- [PROBLEM TO SOLVE] What you return must be every line from the beginning of the data through the line holding "Execute the following moves in order: NNENSEES", unchanged.

---------- DATASET ENTRIES

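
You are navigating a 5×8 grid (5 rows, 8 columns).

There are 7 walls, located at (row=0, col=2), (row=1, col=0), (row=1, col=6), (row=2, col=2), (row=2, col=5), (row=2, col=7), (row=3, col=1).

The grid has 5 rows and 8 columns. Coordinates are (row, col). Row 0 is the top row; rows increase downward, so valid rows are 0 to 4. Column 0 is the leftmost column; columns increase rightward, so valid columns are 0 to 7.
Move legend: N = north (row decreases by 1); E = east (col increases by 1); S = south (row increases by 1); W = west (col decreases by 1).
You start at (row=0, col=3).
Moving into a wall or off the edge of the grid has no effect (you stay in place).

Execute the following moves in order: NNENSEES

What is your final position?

Start: (row=0, col=3)
  N (north): blocked, stay at (row=0, col=3)
  N (north): blocked, stay at (row=0, col=3)
  E (east): (row=0, col=3) -> (row=0, col=4)
  N (north): blocked, stay at (row=0, col=4)
  S (south): (row=0, col=4) -> (row=1, col=4)
  E (east): (row=1, col=4) -> (row=1, col=5)
  E (east): blocked, stay at (row=1, col=5)
  S (south): blocked, stay at (row=1, col=5)
Final: (row=1, col=5)

Answer: Final position: (row=1, col=5)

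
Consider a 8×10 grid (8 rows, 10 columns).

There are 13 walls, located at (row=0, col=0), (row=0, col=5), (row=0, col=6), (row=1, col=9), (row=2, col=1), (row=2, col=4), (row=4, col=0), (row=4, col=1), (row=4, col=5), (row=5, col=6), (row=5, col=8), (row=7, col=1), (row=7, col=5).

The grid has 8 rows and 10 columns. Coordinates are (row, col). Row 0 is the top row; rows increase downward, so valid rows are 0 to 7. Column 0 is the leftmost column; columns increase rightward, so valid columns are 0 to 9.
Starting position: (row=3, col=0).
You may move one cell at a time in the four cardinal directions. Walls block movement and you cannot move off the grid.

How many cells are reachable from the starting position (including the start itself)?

Answer: Reachable cells: 67

Derivation:
BFS flood-fill from (row=3, col=0):
  Distance 0: (row=3, col=0)
  Distance 1: (row=2, col=0), (row=3, col=1)
  Distance 2: (row=1, col=0), (row=3, col=2)
  Distance 3: (row=1, col=1), (row=2, col=2), (row=3, col=3), (row=4, col=2)
  Distance 4: (row=0, col=1), (row=1, col=2), (row=2, col=3), (row=3, col=4), (row=4, col=3), (row=5, col=2)
  Distance 5: (row=0, col=2), (row=1, col=3), (row=3, col=5), (row=4, col=4), (row=5, col=1), (row=5, col=3), (row=6, col=2)
  Distance 6: (row=0, col=3), (row=1, col=4), (row=2, col=5), (row=3, col=6), (row=5, col=0), (row=5, col=4), (row=6, col=1), (row=6, col=3), (row=7, col=2)
  Distance 7: (row=0, col=4), (row=1, col=5), (row=2, col=6), (row=3, col=7), (row=4, col=6), (row=5, col=5), (row=6, col=0), (row=6, col=4), (row=7, col=3)
  Distance 8: (row=1, col=6), (row=2, col=7), (row=3, col=8), (row=4, col=7), (row=6, col=5), (row=7, col=0), (row=7, col=4)
  Distance 9: (row=1, col=7), (row=2, col=8), (row=3, col=9), (row=4, col=8), (row=5, col=7), (row=6, col=6)
  Distance 10: (row=0, col=7), (row=1, col=8), (row=2, col=9), (row=4, col=9), (row=6, col=7), (row=7, col=6)
  Distance 11: (row=0, col=8), (row=5, col=9), (row=6, col=8), (row=7, col=7)
  Distance 12: (row=0, col=9), (row=6, col=9), (row=7, col=8)
  Distance 13: (row=7, col=9)
Total reachable: 67 (grid has 67 open cells total)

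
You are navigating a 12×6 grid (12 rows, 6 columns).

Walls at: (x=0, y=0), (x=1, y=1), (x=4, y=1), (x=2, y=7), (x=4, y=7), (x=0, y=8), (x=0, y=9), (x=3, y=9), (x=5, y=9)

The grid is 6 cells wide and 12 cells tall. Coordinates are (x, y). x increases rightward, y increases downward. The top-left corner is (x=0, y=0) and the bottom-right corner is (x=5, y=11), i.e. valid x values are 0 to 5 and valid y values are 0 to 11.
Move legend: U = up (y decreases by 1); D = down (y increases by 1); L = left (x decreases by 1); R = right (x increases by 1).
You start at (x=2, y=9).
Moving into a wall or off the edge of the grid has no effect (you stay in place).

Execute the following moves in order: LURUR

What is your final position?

Start: (x=2, y=9)
  L (left): (x=2, y=9) -> (x=1, y=9)
  U (up): (x=1, y=9) -> (x=1, y=8)
  R (right): (x=1, y=8) -> (x=2, y=8)
  U (up): blocked, stay at (x=2, y=8)
  R (right): (x=2, y=8) -> (x=3, y=8)
Final: (x=3, y=8)

Answer: Final position: (x=3, y=8)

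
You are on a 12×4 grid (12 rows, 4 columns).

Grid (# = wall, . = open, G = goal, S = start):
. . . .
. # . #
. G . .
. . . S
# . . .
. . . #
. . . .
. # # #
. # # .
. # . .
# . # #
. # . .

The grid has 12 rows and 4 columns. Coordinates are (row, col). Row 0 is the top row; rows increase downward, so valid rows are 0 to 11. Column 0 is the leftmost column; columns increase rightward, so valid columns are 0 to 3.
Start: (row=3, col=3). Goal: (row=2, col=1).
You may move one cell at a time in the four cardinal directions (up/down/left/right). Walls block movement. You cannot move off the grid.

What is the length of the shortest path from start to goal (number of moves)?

Answer: Shortest path length: 3

Derivation:
BFS from (row=3, col=3) until reaching (row=2, col=1):
  Distance 0: (row=3, col=3)
  Distance 1: (row=2, col=3), (row=3, col=2), (row=4, col=3)
  Distance 2: (row=2, col=2), (row=3, col=1), (row=4, col=2)
  Distance 3: (row=1, col=2), (row=2, col=1), (row=3, col=0), (row=4, col=1), (row=5, col=2)  <- goal reached here
One shortest path (3 moves): (row=3, col=3) -> (row=3, col=2) -> (row=3, col=1) -> (row=2, col=1)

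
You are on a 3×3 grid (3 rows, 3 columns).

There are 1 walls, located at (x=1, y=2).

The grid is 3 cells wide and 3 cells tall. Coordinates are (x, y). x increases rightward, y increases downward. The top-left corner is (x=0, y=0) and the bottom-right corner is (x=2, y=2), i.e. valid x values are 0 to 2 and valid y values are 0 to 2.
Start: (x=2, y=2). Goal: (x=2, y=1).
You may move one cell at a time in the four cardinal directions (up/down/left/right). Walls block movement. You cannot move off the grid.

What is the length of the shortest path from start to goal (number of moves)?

Answer: Shortest path length: 1

Derivation:
BFS from (x=2, y=2) until reaching (x=2, y=1):
  Distance 0: (x=2, y=2)
  Distance 1: (x=2, y=1)  <- goal reached here
One shortest path (1 moves): (x=2, y=2) -> (x=2, y=1)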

--------------------

- [SOLUTION TO THIS TASK]
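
You are navigating a 5×8 grid (5 rows, 8 columns).

There are 7 walls, located at (row=0, col=2), (row=1, col=0), (row=1, col=6), (row=2, col=2), (row=2, col=5), (row=2, col=7), (row=3, col=1).

The grid has 5 rows and 8 columns. Coordinates are (row, col). Row 0 is the top row; rows increase downward, so valid rows are 0 to 4. Column 0 is the leftmost column; columns increase rightward, so valid columns are 0 to 7.
Move legend: N = north (row decreases by 1); E = east (col increases by 1); S = south (row increases by 1); W = west (col decreases by 1).
You start at (row=0, col=3).
Moving into a wall or off the edge of the grid has no effect (you stay in place).

Execute the following moves in order: NNENSEES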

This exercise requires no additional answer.